Work order: Would you transcribe each of the entries exactly, with nothing added or dropped?

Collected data
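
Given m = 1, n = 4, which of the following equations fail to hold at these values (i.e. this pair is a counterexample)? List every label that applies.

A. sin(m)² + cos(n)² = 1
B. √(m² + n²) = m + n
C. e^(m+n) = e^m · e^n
A, B

Evaluating each claim at the given values:
A. LHS = cos(4)² + sin(1)² ≈ 1.135, RHS = 1 → fails here (LHS ≠ RHS)
B. LHS = √(17) ≈ 4.123, RHS = 5 → fails here (LHS ≠ RHS)
C. LHS = e^5 ≈ 148.4, RHS = e^5 ≈ 148.4 → holds here (LHS = RHS)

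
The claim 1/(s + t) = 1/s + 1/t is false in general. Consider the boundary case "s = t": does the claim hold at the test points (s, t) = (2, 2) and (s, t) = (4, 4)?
At (2, 2): LHS = 1/4 ≠ RHS = 1
At (4, 4): LHS = 1/8 ≠ RHS = 1/2

Answer: No, fails at both test points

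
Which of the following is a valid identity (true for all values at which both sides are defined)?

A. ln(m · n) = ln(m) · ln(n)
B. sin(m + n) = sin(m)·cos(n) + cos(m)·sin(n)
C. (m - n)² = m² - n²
B

A: fails at (4, 6) — LHS = ln(24) ≈ 3.178, RHS = ln(4)·ln(6) ≈ 2.484.
B: holds — e.g. at (1, 3), both sides equal sin(4) ≈ -0.7568.
C: fails at (2, 4) — LHS = 4, RHS = -12.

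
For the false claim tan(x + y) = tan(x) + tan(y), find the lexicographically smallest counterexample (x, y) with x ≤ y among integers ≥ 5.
Substituting (5, 5) into the claim:
LHS = tan(5 + 5) = tan(10) ≈ 0.6484
RHS = tan(5) + tan(5) = 2·tan(5) ≈ -6.761

Since LHS ≠ RHS, this pair disproves the claim, and no lexicographically smaller pair (x ≤ y, integers ≥ 5) does.

For instance (10, 10) is also a counterexample (LHS = tan(20) ≈ 2.237, RHS = 2·tan(10) ≈ 1.297), but it's lexicographically larger.

Answer: (x, y) = (5, 5)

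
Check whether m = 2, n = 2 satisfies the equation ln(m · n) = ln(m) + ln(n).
Substituting m = 2, n = 2:

LHS = ln(2 · 2) = ln(4) ≈ 1.386
RHS = ln(2) + ln(2) = 2·ln(2) ≈ 1.386

LHS = RHS, so the equation holds at this point.

Answer: Holds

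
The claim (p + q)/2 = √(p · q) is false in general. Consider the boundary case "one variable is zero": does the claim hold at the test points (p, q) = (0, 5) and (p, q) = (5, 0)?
No, fails at both test points

At (0, 5): LHS = 5/2 ≠ RHS = 0
At (5, 0): LHS = 5/2 ≠ RHS = 0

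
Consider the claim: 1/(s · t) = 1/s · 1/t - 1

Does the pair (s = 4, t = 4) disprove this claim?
Substituting s = 4, t = 4:
LHS = 1/(4 · 4) = 1/16
RHS = 1/4 · 1/4 - 1 = -15/16

Since LHS ≠ RHS, this pair disproves the claim.

Answer: Yes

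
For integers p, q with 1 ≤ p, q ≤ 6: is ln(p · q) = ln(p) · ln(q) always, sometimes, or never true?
It holds at (p, q) = (1, 1) (both sides equal 0), but fails at (p, q) = (3, 5) (LHS = ln(15) ≈ 2.708, RHS = ln(3)·ln(5) ≈ 1.768).

Answer: Sometimes true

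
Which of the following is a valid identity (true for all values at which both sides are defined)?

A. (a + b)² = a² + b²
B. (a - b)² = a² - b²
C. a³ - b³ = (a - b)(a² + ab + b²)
C

A: fails at (3, 7) — LHS = 100, RHS = 58.
B: fails at (1, 4) — LHS = 9, RHS = -15.
C: holds — e.g. at (3, 4), both sides equal -37.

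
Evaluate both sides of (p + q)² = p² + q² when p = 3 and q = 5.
LHS = (3 + 5)² = 64
RHS = 3² + 5² = 34

LHS ≠ RHS, so the equation does not hold here.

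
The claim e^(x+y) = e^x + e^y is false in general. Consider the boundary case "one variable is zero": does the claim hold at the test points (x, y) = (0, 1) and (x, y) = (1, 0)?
No, fails at both test points

At (0, 1): LHS = e ≈ 2.718 ≠ RHS = 1 + e ≈ 3.718
At (1, 0): LHS = e ≈ 2.718 ≠ RHS = 1 + e ≈ 3.718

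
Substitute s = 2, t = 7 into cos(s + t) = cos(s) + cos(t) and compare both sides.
LHS = cos(2 + 7) = cos(9) ≈ -0.9111
RHS = cos(2) + cos(7) ≈ 0.3378

LHS ≠ RHS (they differ by about 1.249), so the equation does not hold here.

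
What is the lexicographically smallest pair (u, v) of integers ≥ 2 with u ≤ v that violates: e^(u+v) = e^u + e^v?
Substituting (2, 2) into the claim:
LHS = e^(2+2) = e^4 ≈ 54.6
RHS = e^2 + e^2 = 2·e^2 ≈ 14.78

Since LHS ≠ RHS, this pair disproves the claim, and no lexicographically smaller pair (u ≤ v, integers ≥ 2) does.

For instance (5, 5) is also a counterexample (LHS = e^10 ≈ 22026.5, RHS = 2·e^5 ≈ 296.8), but it's lexicographically larger.

Answer: (u, v) = (2, 2)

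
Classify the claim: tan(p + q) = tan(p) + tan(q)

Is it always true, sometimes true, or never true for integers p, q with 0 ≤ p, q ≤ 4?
It holds at (p, q) = (2, 0) (both sides equal tan(2) ≈ -2.185), but fails at (p, q) = (2, 1) (LHS = tan(3) ≈ -0.1425, RHS = tan(2) + tan(1) ≈ -0.6276).

Answer: Sometimes true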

Solution to the exercise:
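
Given m = 1, n = 4, which of the following equations fail to hold at these values (i.e. this pair is a counterexample)? List every label that applies.

A. sin(m)² + cos(n)² = 1
B. √(m² + n²) = m + n
C. e^(m+n) = e^m · e^n
A, B

Evaluating each claim at the given values:
A. LHS = cos(4)² + sin(1)² ≈ 1.135, RHS = 1 → fails here (LHS ≠ RHS)
B. LHS = √(17) ≈ 4.123, RHS = 5 → fails here (LHS ≠ RHS)
C. LHS = e^5 ≈ 148.4, RHS = e^5 ≈ 148.4 → holds here (LHS = RHS)

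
The claim 1/(s + t) = 1/s + 1/t is false in general. Consider the boundary case "s = t": does the claim hold at the test points (s, t) = (2, 2) and (s, t) = (4, 4)?
At (2, 2): LHS = 1/4 ≠ RHS = 1
At (4, 4): LHS = 1/8 ≠ RHS = 1/2

Answer: No, fails at both test points

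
Which of the following is a valid identity (true for all values at which both sides are defined)?

A. ln(m · n) = ln(m) · ln(n)
B. sin(m + n) = sin(m)·cos(n) + cos(m)·sin(n)
C. (m - n)² = m² - n²
B

A: fails at (4, 6) — LHS = ln(24) ≈ 3.178, RHS = ln(4)·ln(6) ≈ 2.484.
B: holds — e.g. at (1, 3), both sides equal sin(4) ≈ -0.7568.
C: fails at (2, 4) — LHS = 4, RHS = -12.

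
For the false claim tan(x + y) = tan(x) + tan(y), find the lexicographically smallest counterexample (x, y) with x ≤ y among integers ≥ 5.
Substituting (5, 5) into the claim:
LHS = tan(5 + 5) = tan(10) ≈ 0.6484
RHS = tan(5) + tan(5) = 2·tan(5) ≈ -6.761

Since LHS ≠ RHS, this pair disproves the claim, and no lexicographically smaller pair (x ≤ y, integers ≥ 5) does.

For instance (10, 10) is also a counterexample (LHS = tan(20) ≈ 2.237, RHS = 2·tan(10) ≈ 1.297), but it's lexicographically larger.

Answer: (x, y) = (5, 5)

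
Check whether m = 2, n = 2 satisfies the equation ln(m · n) = ln(m) + ln(n).
Substituting m = 2, n = 2:

LHS = ln(2 · 2) = ln(4) ≈ 1.386
RHS = ln(2) + ln(2) = 2·ln(2) ≈ 1.386

LHS = RHS, so the equation holds at this point.

Answer: Holds

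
The claim (p + q)/2 = √(p · q) is false in general. Consider the boundary case "one variable is zero": does the claim hold at the test points (p, q) = (0, 5) and (p, q) = (5, 0)?
No, fails at both test points

At (0, 5): LHS = 5/2 ≠ RHS = 0
At (5, 0): LHS = 5/2 ≠ RHS = 0

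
Consider the claim: 1/(s · t) = 1/s · 1/t - 1

Does the pair (s = 4, t = 4) disprove this claim?
Substituting s = 4, t = 4:
LHS = 1/(4 · 4) = 1/16
RHS = 1/4 · 1/4 - 1 = -15/16

Since LHS ≠ RHS, this pair disproves the claim.

Answer: Yes

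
For integers p, q with 1 ≤ p, q ≤ 6: is ln(p · q) = ln(p) · ln(q) always, sometimes, or never true?
It holds at (p, q) = (1, 1) (both sides equal 0), but fails at (p, q) = (3, 5) (LHS = ln(15) ≈ 2.708, RHS = ln(3)·ln(5) ≈ 1.768).

Answer: Sometimes true

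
Which of the following is a valid identity (true for all values at which both sides are defined)?

A. (a + b)² = a² + b²
B. (a - b)² = a² - b²
C. a³ - b³ = (a - b)(a² + ab + b²)
C

A: fails at (3, 7) — LHS = 100, RHS = 58.
B: fails at (1, 4) — LHS = 9, RHS = -15.
C: holds — e.g. at (3, 4), both sides equal -37.

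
Evaluate both sides of (p + q)² = p² + q² when p = 3 and q = 5.
LHS = (3 + 5)² = 64
RHS = 3² + 5² = 34

LHS ≠ RHS, so the equation does not hold here.

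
The claim e^(x+y) = e^x + e^y is false in general. Consider the boundary case "one variable is zero": does the claim hold at the test points (x, y) = (0, 1) and (x, y) = (1, 0)?
No, fails at both test points

At (0, 1): LHS = e ≈ 2.718 ≠ RHS = 1 + e ≈ 3.718
At (1, 0): LHS = e ≈ 2.718 ≠ RHS = 1 + e ≈ 3.718

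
Substitute s = 2, t = 7 into cos(s + t) = cos(s) + cos(t) and compare both sides.
LHS = cos(2 + 7) = cos(9) ≈ -0.9111
RHS = cos(2) + cos(7) ≈ 0.3378

LHS ≠ RHS (they differ by about 1.249), so the equation does not hold here.

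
What is the lexicographically smallest pair (u, v) of integers ≥ 2 with u ≤ v that violates: e^(u+v) = e^u + e^v?
Substituting (2, 2) into the claim:
LHS = e^(2+2) = e^4 ≈ 54.6
RHS = e^2 + e^2 = 2·e^2 ≈ 14.78

Since LHS ≠ RHS, this pair disproves the claim, and no lexicographically smaller pair (u ≤ v, integers ≥ 2) does.

For instance (5, 5) is also a counterexample (LHS = e^10 ≈ 22026.5, RHS = 2·e^5 ≈ 296.8), but it's lexicographically larger.

Answer: (u, v) = (2, 2)

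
Classify the claim: tan(p + q) = tan(p) + tan(q)

Is it always true, sometimes true, or never true for integers p, q with 0 ≤ p, q ≤ 4?
It holds at (p, q) = (2, 0) (both sides equal tan(2) ≈ -2.185), but fails at (p, q) = (2, 1) (LHS = tan(3) ≈ -0.1425, RHS = tan(2) + tan(1) ≈ -0.6276).

Answer: Sometimes true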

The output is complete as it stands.